The lines to repeat are those below from the one containing "In a bounded" down to the one containing "Find the smallest", both included; reproduce them exactly and nothing else.

#### Extracted material:
━━━━━━━━━━━━━━━━━━━━
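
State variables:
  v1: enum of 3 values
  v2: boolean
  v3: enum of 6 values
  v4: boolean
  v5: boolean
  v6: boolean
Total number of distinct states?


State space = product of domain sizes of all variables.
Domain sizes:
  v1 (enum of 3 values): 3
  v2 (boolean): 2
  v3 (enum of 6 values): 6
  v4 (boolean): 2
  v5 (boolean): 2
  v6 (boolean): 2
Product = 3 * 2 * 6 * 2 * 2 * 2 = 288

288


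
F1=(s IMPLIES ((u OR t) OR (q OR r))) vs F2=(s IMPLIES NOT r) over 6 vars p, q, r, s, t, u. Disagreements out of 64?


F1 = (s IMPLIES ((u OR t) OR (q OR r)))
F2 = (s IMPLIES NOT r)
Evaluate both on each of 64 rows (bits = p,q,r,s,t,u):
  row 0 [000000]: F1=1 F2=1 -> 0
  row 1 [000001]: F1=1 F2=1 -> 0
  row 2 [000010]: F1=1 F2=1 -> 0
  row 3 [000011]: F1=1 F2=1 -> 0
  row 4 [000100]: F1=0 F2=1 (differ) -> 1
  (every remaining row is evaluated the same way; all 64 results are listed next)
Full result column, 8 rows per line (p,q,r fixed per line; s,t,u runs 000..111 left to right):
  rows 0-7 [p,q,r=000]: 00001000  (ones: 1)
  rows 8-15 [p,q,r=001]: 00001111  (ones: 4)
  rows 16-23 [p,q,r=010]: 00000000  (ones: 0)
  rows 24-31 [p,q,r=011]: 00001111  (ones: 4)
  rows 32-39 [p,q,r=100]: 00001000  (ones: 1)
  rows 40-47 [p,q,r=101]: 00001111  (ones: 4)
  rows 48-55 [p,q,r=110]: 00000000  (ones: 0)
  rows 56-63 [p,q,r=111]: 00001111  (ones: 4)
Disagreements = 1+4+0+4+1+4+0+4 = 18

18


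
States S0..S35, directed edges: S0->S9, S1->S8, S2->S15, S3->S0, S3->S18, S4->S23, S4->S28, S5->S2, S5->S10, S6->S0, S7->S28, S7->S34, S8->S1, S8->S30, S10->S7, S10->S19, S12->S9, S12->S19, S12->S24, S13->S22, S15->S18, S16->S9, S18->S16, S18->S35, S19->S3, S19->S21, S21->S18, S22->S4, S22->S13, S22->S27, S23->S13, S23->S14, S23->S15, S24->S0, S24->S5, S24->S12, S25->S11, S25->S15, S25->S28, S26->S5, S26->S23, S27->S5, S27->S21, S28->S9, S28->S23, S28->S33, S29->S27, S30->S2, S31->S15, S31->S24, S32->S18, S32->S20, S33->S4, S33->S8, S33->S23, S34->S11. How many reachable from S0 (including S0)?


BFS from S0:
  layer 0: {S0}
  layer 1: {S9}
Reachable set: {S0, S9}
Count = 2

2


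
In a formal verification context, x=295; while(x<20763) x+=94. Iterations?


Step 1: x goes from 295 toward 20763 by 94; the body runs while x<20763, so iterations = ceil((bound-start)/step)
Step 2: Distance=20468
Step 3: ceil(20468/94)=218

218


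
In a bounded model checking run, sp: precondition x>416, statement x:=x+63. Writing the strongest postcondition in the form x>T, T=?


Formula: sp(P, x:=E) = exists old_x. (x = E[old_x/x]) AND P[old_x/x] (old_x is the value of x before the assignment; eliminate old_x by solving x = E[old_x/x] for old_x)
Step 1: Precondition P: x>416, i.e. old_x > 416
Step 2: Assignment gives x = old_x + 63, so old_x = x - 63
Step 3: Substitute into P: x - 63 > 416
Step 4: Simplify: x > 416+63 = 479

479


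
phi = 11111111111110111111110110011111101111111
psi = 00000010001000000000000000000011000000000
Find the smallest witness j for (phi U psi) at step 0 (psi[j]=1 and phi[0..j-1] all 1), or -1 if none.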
━━━━━━━━━━━━━━━━━━━━
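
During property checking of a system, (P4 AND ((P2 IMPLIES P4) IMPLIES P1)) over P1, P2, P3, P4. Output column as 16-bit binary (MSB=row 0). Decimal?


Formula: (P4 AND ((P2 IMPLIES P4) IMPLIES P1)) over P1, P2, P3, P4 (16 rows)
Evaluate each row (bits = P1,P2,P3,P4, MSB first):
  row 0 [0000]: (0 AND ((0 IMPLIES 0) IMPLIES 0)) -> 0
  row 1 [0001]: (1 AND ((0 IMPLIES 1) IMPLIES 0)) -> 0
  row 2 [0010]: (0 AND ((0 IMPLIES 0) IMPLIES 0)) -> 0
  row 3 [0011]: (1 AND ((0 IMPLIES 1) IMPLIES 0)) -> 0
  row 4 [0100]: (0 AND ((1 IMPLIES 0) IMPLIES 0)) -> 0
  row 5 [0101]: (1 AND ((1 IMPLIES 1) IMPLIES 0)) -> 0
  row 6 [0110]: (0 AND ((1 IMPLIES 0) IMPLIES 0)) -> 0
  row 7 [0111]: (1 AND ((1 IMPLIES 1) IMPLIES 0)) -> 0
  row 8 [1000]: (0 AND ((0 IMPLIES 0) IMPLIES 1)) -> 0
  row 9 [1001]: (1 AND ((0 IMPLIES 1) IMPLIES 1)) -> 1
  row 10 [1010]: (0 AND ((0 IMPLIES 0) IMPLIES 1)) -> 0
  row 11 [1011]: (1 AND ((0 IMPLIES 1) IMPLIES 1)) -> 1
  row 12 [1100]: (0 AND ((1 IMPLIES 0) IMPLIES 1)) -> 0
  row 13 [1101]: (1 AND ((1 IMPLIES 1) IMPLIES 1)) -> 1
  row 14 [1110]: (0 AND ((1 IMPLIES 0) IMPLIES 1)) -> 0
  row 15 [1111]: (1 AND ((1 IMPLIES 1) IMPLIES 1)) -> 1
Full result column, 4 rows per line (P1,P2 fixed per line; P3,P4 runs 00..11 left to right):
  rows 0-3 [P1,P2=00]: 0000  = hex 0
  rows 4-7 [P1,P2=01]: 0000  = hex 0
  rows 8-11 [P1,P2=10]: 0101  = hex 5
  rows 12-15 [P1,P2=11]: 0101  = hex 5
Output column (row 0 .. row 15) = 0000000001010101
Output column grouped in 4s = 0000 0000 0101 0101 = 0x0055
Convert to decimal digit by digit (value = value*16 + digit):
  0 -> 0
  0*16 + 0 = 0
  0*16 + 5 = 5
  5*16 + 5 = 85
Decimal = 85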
━━━━━━━━━━━━━━━━━━━━
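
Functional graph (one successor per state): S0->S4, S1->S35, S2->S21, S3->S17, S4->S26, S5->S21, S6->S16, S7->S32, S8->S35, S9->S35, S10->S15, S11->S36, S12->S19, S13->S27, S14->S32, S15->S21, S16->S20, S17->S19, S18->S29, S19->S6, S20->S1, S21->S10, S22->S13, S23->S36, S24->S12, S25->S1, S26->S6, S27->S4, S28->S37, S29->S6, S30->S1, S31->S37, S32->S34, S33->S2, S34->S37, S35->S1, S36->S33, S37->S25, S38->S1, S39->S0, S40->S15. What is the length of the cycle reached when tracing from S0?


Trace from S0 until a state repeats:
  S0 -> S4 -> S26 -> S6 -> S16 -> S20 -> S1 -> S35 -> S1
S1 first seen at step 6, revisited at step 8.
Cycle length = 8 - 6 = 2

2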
━━━━━━━━━━━━━━━━━━━━
#### Response to the task:
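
In a bounded model checking run, sp: precondition x>416, statement x:=x+63. Writing the strongest postcondition in the form x>T, T=?


Formula: sp(P, x:=E) = exists old_x. (x = E[old_x/x]) AND P[old_x/x] (old_x is the value of x before the assignment; eliminate old_x by solving x = E[old_x/x] for old_x)
Step 1: Precondition P: x>416, i.e. old_x > 416
Step 2: Assignment gives x = old_x + 63, so old_x = x - 63
Step 3: Substitute into P: x - 63 > 416
Step 4: Simplify: x > 416+63 = 479

479


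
phi = 11111111111110111111110110011111101111111
psi = 00000010001000000000000000000011000000000
Find the smallest witness j for (phi U psi) at step 0 (psi[j]=1 and phi[0..j-1] all 1), or -1 if none.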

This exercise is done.